* [Record extracts]
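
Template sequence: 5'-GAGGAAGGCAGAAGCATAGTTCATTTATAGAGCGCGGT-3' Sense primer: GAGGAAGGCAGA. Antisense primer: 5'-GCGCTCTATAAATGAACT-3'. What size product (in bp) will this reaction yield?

35 bp

Scanning the template, GAGGAAGGCAGA occurs at positions 1–12; this primer anneals to the bottom strand there with its 3' end pointing downstream.
The reverse primer's reverse complement is AGTTCATTTATAGAGCGC, which matches the template at positions 18–35.
Amplicon spans positions 1–35: 35 bp.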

* [Exercise details] Retype all the material exactly, missing nothing.

* [Written answer]
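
Template sequence: 5'-GAGGAAGGCAGAAGCATAGTTCATTTATAGAGCGCGGT-3' Sense primer: GAGGAAGGCAGA. Antisense primer: 5'-GCGCTCTATAAATGAACT-3'. What size product (in bp) will this reaction yield?

35 bp

Scanning the template, GAGGAAGGCAGA occurs at positions 1–12; this primer anneals to the bottom strand there with its 3' end pointing downstream.
The reverse primer's reverse complement is AGTTCATTTATAGAGCGC, which matches the template at positions 18–35.
Amplicon spans positions 1–35: 35 bp.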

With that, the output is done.